#### [Task statement]
Each line below is to be written out once more, precisely as given.

★ ★ ★ ★

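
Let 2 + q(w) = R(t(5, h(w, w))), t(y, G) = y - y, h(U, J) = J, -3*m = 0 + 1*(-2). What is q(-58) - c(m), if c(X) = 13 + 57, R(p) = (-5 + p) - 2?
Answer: -79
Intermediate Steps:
m = 2/3 (m = -(0 + 1*(-2))/3 = -(0 - 2)/3 = -1/3*(-2) = 2/3 ≈ 0.66667)
t(y, G) = 0
R(p) = -7 + p
q(w) = -9 (q(w) = -2 + (-7 + 0) = -2 - 7 = -9)
c(X) = 70
q(-58) - c(m) = -9 - 1*70 = -9 - 70 = -79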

★ ★ ★ ★

#### [Result of the exercise]
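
Let 2 + q(w) = R(t(5, h(w, w))), t(y, G) = y - y, h(U, J) = J, -3*m = 0 + 1*(-2). What is q(-58) - c(m), if c(X) = 13 + 57, R(p) = (-5 + p) - 2?
Answer: -79
Intermediate Steps:
m = 2/3 (m = -(0 + 1*(-2))/3 = -(0 - 2)/3 = -1/3*(-2) = 2/3 ≈ 0.66667)
t(y, G) = 0
R(p) = -7 + p
q(w) = -9 (q(w) = -2 + (-7 + 0) = -2 - 7 = -9)
c(X) = 70
q(-58) - c(m) = -9 - 1*70 = -9 - 70 = -79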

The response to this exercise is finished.